Source records:
<<<<

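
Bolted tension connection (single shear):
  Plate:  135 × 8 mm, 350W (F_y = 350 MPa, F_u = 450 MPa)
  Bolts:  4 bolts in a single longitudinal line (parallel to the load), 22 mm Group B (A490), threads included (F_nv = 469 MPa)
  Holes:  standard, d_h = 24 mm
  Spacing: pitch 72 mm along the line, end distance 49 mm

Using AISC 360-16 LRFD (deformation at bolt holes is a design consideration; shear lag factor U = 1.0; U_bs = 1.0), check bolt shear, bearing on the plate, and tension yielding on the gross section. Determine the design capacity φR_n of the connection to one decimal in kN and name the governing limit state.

Bolt shear: A_b = π(22)²/4 = 380.13 mm². φR_n = 0.75 × 469 × 380.13 × 4 × 1 = 534.8 kN.
Bearing (8 mm plate, F_u = 450 MPa): end bolts L_c = 49 − 24/2 = 37, R_n = min(1.2×37×8×450, 2.4×22×8×450) = 159.84 kN/bolt; interior L_c = 72 − 24 = 48, R_n = 190.08 kN/bolt. φR_n = 0.75 × (1×159.84 + 3×190.08) = 547.6 kN.
Tension yield (gross): A_g = 135×8 = 1080 mm². φR_n = 0.90 × 350 × 1080 = 340.2 kN.
Governing: min(534.8, 547.6, 340.2) = 340.2 kN → gross-section yield.

340.2 kN (gross-section yield governs)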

>>>>

Problem requirements: All of the entries are to be transcribed exactly.

Written solution:
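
Bolted tension connection (single shear):
  Plate:  135 × 8 mm, 350W (F_y = 350 MPa, F_u = 450 MPa)
  Bolts:  4 bolts in a single longitudinal line (parallel to the load), 22 mm Group B (A490), threads included (F_nv = 469 MPa)
  Holes:  standard, d_h = 24 mm
  Spacing: pitch 72 mm along the line, end distance 49 mm

Using AISC 360-16 LRFD (deformation at bolt holes is a design consideration; shear lag factor U = 1.0; U_bs = 1.0), check bolt shear, bearing on the plate, and tension yielding on the gross section. Determine the design capacity φR_n of the connection to one decimal in kN and name the governing limit state.

Bolt shear: A_b = π(22)²/4 = 380.13 mm². φR_n = 0.75 × 469 × 380.13 × 4 × 1 = 534.8 kN.
Bearing (8 mm plate, F_u = 450 MPa): end bolts L_c = 49 − 24/2 = 37, R_n = min(1.2×37×8×450, 2.4×22×8×450) = 159.84 kN/bolt; interior L_c = 72 − 24 = 48, R_n = 190.08 kN/bolt. φR_n = 0.75 × (1×159.84 + 3×190.08) = 547.6 kN.
Tension yield (gross): A_g = 135×8 = 1080 mm². φR_n = 0.90 × 350 × 1080 = 340.2 kN.
Governing: min(534.8, 547.6, 340.2) = 340.2 kN → gross-section yield.

340.2 kN (gross-section yield governs)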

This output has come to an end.